> _EXERCISE DESCRIPTION_
Copy out all of the records. Keep every word exact.

-------- EXERCISE DATA

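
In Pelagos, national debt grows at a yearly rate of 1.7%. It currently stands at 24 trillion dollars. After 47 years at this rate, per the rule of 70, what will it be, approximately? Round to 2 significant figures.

Doubling time ≈ 70/1.7 = 41.18 years.
47 years is 47/41.18 ≈ 1.14 doublings, a factor of 2^1.14 ≈ 2.20.
24 × 2.20 ≈ 53 trillion dollars.

53 trillion dollars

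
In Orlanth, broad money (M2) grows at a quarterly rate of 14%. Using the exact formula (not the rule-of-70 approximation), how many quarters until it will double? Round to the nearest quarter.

t = ln(2) / ln(1 + 0.14) = 0.6931 / 0.131028 ≈ 5.29.
≈ 5 quarters.

5 quarters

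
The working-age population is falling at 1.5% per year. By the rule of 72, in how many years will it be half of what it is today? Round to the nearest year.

Falling at 1.5%, it halves about every 72/1.5 = 48.00 years.

roughly 48 years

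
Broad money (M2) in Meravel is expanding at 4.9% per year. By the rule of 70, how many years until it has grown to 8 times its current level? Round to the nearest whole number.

43 years

One doubling takes 70/4.9 = 14.29 years.
8× is 3 doublings, so 3 × 14.29 ≈ 43 years.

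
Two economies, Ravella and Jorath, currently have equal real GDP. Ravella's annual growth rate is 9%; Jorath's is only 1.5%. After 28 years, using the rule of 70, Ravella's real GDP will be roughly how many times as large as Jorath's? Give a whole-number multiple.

Ravella pulls ahead at 7.5 pp per year, so the ratio doubles every 70/7.5 ≈ 9.33 years.
In 28 years that's 3.00 doublings: 2^3.00 ≈ 8.

around 8 times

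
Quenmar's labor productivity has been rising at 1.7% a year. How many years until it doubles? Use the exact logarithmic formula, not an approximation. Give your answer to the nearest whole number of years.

41 years

t = ln(2) / ln(1 + 0.017) = 0.6931 / 0.016857 ≈ 41.12.
≈ 41 years.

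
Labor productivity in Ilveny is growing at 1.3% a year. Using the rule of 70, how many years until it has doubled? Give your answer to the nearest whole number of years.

At 1.3%, doubling takes about 70/1.3 = 53.85 years.

≈ 54 years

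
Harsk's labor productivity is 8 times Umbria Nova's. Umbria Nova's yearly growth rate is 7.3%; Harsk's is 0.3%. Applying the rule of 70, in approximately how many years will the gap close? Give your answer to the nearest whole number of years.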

----------------

> _RESPONSE AREA_
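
In Pelagos, national debt grows at a yearly rate of 1.7%. It currently stands at 24 trillion dollars. After 47 years at this rate, per the rule of 70, what will it be, approximately? Round to 2 significant figures.

Doubling time ≈ 70/1.7 = 41.18 years.
47 years is 47/41.18 ≈ 1.14 doublings, a factor of 2^1.14 ≈ 2.20.
24 × 2.20 ≈ 53 trillion dollars.

53 trillion dollars

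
In Orlanth, broad money (M2) grows at a quarterly rate of 14%. Using the exact formula (not the rule-of-70 approximation), how many quarters until it will double? Round to the nearest quarter.

t = ln(2) / ln(1 + 0.14) = 0.6931 / 0.131028 ≈ 5.29.
≈ 5 quarters.

5 quarters

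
The working-age population is falling at 1.5% per year. By the rule of 72, in how many years will it be half of what it is today? Round to the nearest year.

Falling at 1.5%, it halves about every 72/1.5 = 48.00 years.

roughly 48 years

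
Broad money (M2) in Meravel is expanding at 4.9% per year. By the rule of 70, how many years until it has grown to 8 times its current level? Round to the nearest whole number.

43 years

One doubling takes 70/4.9 = 14.29 years.
8× is 3 doublings, so 3 × 14.29 ≈ 43 years.

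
Two economies, Ravella and Jorath, currently have equal real GDP. Ravella's annual growth rate is 9%; Jorath's is only 1.5%. After 28 years, using the rule of 70, Ravella's real GDP will be roughly how many times as large as Jorath's? Give a whole-number multiple.

Ravella pulls ahead at 7.5 pp per year, so the ratio doubles every 70/7.5 ≈ 9.33 years.
In 28 years that's 3.00 doublings: 2^3.00 ≈ 8.

around 8 times

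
Quenmar's labor productivity has been rising at 1.7% a year. How many years until it doubles? Use the exact logarithmic formula, not an approximation. Give your answer to the nearest whole number of years.

41 years

t = ln(2) / ln(1 + 0.017) = 0.6931 / 0.016857 ≈ 41.12.
≈ 41 years.

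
Labor productivity in Ilveny is growing at 1.3% a year. Using the rule of 70, how many years until it has doubled? Give your answer to the nearest whole number of years.

At 1.3%, doubling takes about 70/1.3 = 53.85 years.

≈ 54 years

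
Harsk's labor productivity is 8 times Umbria Nova's. Umbria Nova's yearly growth rate is 7.3%; Harsk's is 0.3%. Applying the rule of 70, in approximately how many years will the gap close? Give your answer to the nearest whole number of years.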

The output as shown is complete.